Assignment> Copy out every record that follows, word for word.

Saved data entries:
§ §

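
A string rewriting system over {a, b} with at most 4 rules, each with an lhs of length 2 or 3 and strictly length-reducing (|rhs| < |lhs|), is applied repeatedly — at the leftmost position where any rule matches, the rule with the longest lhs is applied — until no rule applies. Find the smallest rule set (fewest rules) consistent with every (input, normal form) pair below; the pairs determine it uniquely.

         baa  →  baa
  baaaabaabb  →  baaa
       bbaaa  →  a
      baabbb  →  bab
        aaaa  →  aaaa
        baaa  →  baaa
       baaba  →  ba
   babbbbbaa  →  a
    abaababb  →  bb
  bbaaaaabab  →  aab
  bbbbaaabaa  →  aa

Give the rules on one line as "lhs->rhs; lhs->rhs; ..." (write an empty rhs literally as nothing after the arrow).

aba->; abb->; bba->ab

  | baa
  | baaaabaabb => baaaabb => baaa
  | bbaaa => abaa => a
  | baabbb => bab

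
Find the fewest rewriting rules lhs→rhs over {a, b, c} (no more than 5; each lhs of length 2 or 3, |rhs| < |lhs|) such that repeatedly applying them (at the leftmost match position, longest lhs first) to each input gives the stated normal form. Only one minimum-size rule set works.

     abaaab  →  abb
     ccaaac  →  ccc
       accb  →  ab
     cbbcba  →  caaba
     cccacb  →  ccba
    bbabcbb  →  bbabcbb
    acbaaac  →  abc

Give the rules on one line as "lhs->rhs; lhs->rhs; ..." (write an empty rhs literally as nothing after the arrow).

  | abaaab => abb
  | ccaaac => ccc
  | accb => acb => ab
  | cbbcba => caaba

aaa->; ac->a; bbc->aa; cab->ba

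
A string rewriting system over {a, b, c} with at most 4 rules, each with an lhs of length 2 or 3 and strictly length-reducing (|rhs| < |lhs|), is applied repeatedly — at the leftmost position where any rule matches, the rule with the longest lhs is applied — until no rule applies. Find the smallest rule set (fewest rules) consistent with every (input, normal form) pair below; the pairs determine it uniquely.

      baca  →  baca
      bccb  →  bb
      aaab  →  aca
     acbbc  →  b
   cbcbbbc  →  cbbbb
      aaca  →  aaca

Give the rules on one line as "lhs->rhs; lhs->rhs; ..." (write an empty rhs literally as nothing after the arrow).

  | baca
  | bccb => bcb => bb
  | aaab => aca
  | acbbc => bc => b

aab->ca; acb->; bc->b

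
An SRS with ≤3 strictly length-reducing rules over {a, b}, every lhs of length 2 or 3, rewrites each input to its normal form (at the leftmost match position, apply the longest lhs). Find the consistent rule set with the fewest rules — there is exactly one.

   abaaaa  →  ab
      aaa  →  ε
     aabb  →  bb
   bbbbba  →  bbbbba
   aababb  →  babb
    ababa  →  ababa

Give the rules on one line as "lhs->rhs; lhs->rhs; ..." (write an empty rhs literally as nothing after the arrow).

  | abaaaa => abaaa => abaa => ab
  | aaa => aa => ε
  | aabb => bb
  | bbbbba

aa->; aaa->aa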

§ §

Written answer>
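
A string rewriting system over {a, b} with at most 4 rules, each with an lhs of length 2 or 3 and strictly length-reducing (|rhs| < |lhs|), is applied repeatedly — at the leftmost position where any rule matches, the rule with the longest lhs is applied — until no rule applies. Find the smallest rule set (fewest rules) consistent with every (input, normal form) pair below; the pairs determine it uniquely.

         baa  →  baa
  baaaabaabb  →  baaa
       bbaaa  →  a
      baabbb  →  bab
        aaaa  →  aaaa
        baaa  →  baaa
       baaba  →  ba
   babbbbbaa  →  a
    abaababb  →  bb
  bbaaaaabab  →  aab
  bbbbaaabaa  →  aa

Give the rules on one line as "lhs->rhs; lhs->rhs; ..." (write an empty rhs literally as nothing after the arrow).

aba->; abb->; bba->ab

  | baa
  | baaaabaabb => baaaabb => baaa
  | bbaaa => abaa => a
  | baabbb => bab

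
Find the fewest rewriting rules lhs→rhs over {a, b, c} (no more than 5; each lhs of length 2 or 3, |rhs| < |lhs|) such that repeatedly applying them (at the leftmost match position, longest lhs first) to each input gives the stated normal form. Only one minimum-size rule set works.

     abaaab  →  abb
     ccaaac  →  ccc
       accb  →  ab
     cbbcba  →  caaba
     cccacb  →  ccba
    bbabcbb  →  bbabcbb
    acbaaac  →  abc

Give the rules on one line as "lhs->rhs; lhs->rhs; ..." (write an empty rhs literally as nothing after the arrow).

  | abaaab => abb
  | ccaaac => ccc
  | accb => acb => ab
  | cbbcba => caaba

aaa->; ac->a; bbc->aa; cab->ba

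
A string rewriting system over {a, b, c} with at most 4 rules, each with an lhs of length 2 or 3 and strictly length-reducing (|rhs| < |lhs|), is applied repeatedly — at the leftmost position where any rule matches, the rule with the longest lhs is applied — until no rule applies. Find the smallest rule set (fewest rules) consistent with every (input, normal form) pair below; the pairs determine it uniquely.

      baca  →  baca
      bccb  →  bb
      aaab  →  aca
     acbbc  →  b
   cbcbbbc  →  cbbbb
      aaca  →  aaca

Give the rules on one line as "lhs->rhs; lhs->rhs; ..." (write an empty rhs literally as nothing after the arrow).

  | baca
  | bccb => bcb => bb
  | aaab => aca
  | acbbc => bc => b

aab->ca; acb->; bc->b

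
An SRS with ≤3 strictly length-reducing rules over {a, b}, every lhs of length 2 or 3, rewrites each input to its normal form (at the leftmost match position, apply the longest lhs). Find the consistent rule set with the fewest rules — there is exactly one.

   abaaaa  →  ab
      aaa  →  ε
     aabb  →  bb
   bbbbba  →  bbbbba
   aababb  →  babb
    ababa  →  ababa

Give the rules on one line as "lhs->rhs; lhs->rhs; ..." (write an empty rhs literally as nothing after the arrow).

  | abaaaa => abaaa => abaa => ab
  | aaa => aa => ε
  | aabb => bb
  | bbbbba

aa->; aaa->aa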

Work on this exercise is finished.